> What is being asked:
Return, word for word, the line containing "x_i(t+1) = floor( ( (100" and every line after it through the last line of the records below.

**** Source material ****

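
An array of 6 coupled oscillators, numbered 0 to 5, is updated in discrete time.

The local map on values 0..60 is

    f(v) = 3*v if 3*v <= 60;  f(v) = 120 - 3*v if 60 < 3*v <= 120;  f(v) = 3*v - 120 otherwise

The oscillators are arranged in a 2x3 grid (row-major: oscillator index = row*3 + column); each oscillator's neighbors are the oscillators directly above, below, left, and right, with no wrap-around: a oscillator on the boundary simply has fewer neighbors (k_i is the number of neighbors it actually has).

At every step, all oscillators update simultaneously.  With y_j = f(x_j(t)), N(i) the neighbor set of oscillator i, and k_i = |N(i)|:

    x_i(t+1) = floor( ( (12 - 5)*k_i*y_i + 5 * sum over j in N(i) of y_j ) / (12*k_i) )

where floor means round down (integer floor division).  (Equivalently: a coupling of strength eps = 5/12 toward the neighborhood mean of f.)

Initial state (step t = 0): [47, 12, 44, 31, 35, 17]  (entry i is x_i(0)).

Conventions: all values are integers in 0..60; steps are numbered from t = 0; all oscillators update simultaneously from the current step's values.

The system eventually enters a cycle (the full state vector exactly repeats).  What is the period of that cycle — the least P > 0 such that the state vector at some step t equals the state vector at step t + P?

Answer: 10
Key observation: The state at step 62, [22, 27, 22, 22, 27, 22], reappears at step 72 — and no state repeats earlier — so the cycle the system enters has period 10.

Derivation:
t=0: [47, 12, 44, 31, 35, 17]
t=1: [25, 27, 25, 23, 24, 35]
t=2: [45, 41, 37, 49, 42, 28]
t=3: [15, 5, 13, 20, 12, 24]
t=4: [41, 25, 35, 51, 38, 43]
t=5: [18, 29, 20, 21, 15, 9]
t=6: [50, 41, 47, 53, 42, 37]
t=7: [26, 9, 14, 30, 10, 10]
t=8: [36, 31, 36, 32, 29, 32]
t=9: [17, 23, 17, 23, 29, 23]
t=10: [51, 48, 51, 47, 40, 47]
t=11: [28, 23, 28, 19, 9, 19]
t=12: [43, 43, 43, 46, 38, 46]
t=13: [10, 8, 10, 13, 9, 13]
t=14: [30, 26, 30, 34, 29, 34]
t=15: [30, 37, 30, 23, 30, 23]
t=16: [30, 17, 30, 42, 32, 42]
t=17: [29, 41, 29, 14, 22, 14]
t=18: [28, 18, 28, 42, 43, 42]
t=19: [33, 42, 33, 12, 14, 12]
t=20: [21, 15, 21, 34, 35, 34]
t=21: [46, 44, 46, 25, 20, 25]
t=22: [22, 20, 22, 42, 49, 42]
t=23: [45, 53, 45, 20, 25, 20]
t=24: [29, 33, 29, 47, 48, 47]
t=25: [28, 24, 28, 24, 22, 24]
t=26: [41, 45, 41, 46, 51, 46]
t=27: [8, 14, 8, 18, 26, 18]
t=28: [34, 37, 34, 45, 45, 45]
t=29: [15, 12, 15, 15, 14, 15]
t=30: [43, 39, 43, 44, 42, 44]
t=31: [8, 5, 8, 10, 7, 10]
t=32: [23, 18, 23, 26, 22, 26]
t=33: [49, 53, 49, 46, 50, 46]
t=34: [27, 34, 27, 22, 27, 22]
t=35: [37, 26, 37, 47, 40, 47]
t=36: [18, 27, 18, 14, 11, 14]
t=37: [48, 42, 48, 42, 36, 42]
t=38: [16, 11, 16, 11, 9, 11]
t=39: [41, 36, 41, 34, 29, 34]
t=40: [8, 12, 8, 18, 25, 18]
t=41: [32, 33, 32, 45, 46, 45]
t=42: [21, 21, 21, 17, 17, 17]
t=43: [55, 56, 55, 52, 51, 52]
t=44: [43, 45, 43, 37, 35, 37]
t=45: [10, 13, 10, 10, 13, 10]
t=46: [31, 36, 31, 31, 36, 31]
t=47: [23, 16, 23, 23, 16, 23]
t=48: [50, 48, 50, 50, 48, 50]
t=49: [28, 25, 28, 28, 25, 28]
t=50: [37, 42, 37, 37, 42, 37]
t=51: [8, 6, 8, 8, 6, 8]
t=52: [22, 19, 22, 22, 19, 22]
t=53: [54, 56, 54, 54, 56, 54]
t=54: [43, 46, 43, 43, 46, 43]
t=55: [10, 15, 10, 10, 15, 10]
t=56: [33, 40, 33, 33, 40, 33]
t=57: [16, 5, 16, 16, 5, 16]
t=58: [41, 24, 41, 41, 24, 41]
t=59: [12, 35, 12, 12, 35, 12]
t=60: [31, 20, 31, 31, 20, 31]
t=61: [33, 50, 33, 33, 50, 33]
t=62: [22, 27, 22, 22, 27, 22]
t=63: [50, 43, 50, 50, 43, 50]
t=64: [25, 14, 25, 25, 14, 25]
t=65: [44, 42, 44, 44, 42, 44]
t=66: [10, 7, 10, 10, 7, 10]
t=67: [28, 23, 28, 28, 23, 28]
t=68: [39, 46, 39, 39, 46, 39]
t=69: [6, 13, 6, 6, 13, 6]
t=70: [22, 33, 22, 22, 33, 22]
t=71: [47, 30, 47, 47, 30, 47]
t=72: [22, 27, 22, 22, 27, 22]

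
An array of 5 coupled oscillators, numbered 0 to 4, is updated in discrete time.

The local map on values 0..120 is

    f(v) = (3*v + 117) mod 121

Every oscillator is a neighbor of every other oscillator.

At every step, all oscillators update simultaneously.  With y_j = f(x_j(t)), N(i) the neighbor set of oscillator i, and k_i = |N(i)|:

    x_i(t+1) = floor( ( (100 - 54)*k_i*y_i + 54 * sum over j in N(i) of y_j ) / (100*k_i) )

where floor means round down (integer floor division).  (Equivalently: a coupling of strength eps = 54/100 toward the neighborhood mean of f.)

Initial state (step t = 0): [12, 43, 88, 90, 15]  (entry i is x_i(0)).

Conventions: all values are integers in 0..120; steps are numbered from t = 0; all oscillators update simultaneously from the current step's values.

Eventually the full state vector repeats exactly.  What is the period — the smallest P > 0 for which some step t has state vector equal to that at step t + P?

Answer: 5
Key observation: The state at step 6, [74, 65, 69, 71, 77], reappears at step 11 — and no state repeats earlier — so the cycle the system enters has period 5.

Derivation:
t=0: [12, 43, 88, 90, 15]
t=1: [26, 17, 21, 23, 29]
t=2: [68, 59, 63, 65, 71]
t=3: [73, 64, 68, 70, 76]
t=4: [88, 79, 83, 85, 91]
t=5: [28, 59, 23, 25, 31]
t=6: [74, 65, 69, 71, 77]
t=7: [91, 82, 86, 88, 94]
t=8: [21, 12, 16, 18, 24]
t=9: [53, 44, 48, 50, 56]
t=10: [28, 19, 23, 25, 31]
t=11: [74, 65, 69, 71, 77]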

****

> Expected answer:
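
    x_i(t+1) = floor( ( (100 - 54)*k_i*y_i + 54 * sum over j in N(i) of y_j ) / (100*k_i) )

where floor means round down (integer floor division).  (Equivalently: a coupling of strength eps = 54/100 toward the neighborhood mean of f.)

Initial state (step t = 0): [12, 43, 88, 90, 15]  (entry i is x_i(0)).

Conventions: all values are integers in 0..120; steps are numbered from t = 0; all oscillators update simultaneously from the current step's values.

Eventually the full state vector repeats exactly.  What is the period — the smallest P > 0 for which some step t has state vector equal to that at step t + P?

Answer: 5
Key observation: The state at step 6, [74, 65, 69, 71, 77], reappears at step 11 — and no state repeats earlier — so the cycle the system enters has period 5.

Derivation:
t=0: [12, 43, 88, 90, 15]
t=1: [26, 17, 21, 23, 29]
t=2: [68, 59, 63, 65, 71]
t=3: [73, 64, 68, 70, 76]
t=4: [88, 79, 83, 85, 91]
t=5: [28, 59, 23, 25, 31]
t=6: [74, 65, 69, 71, 77]
t=7: [91, 82, 86, 88, 94]
t=8: [21, 12, 16, 18, 24]
t=9: [53, 44, 48, 50, 56]
t=10: [28, 19, 23, 25, 31]
t=11: [74, 65, 69, 71, 77]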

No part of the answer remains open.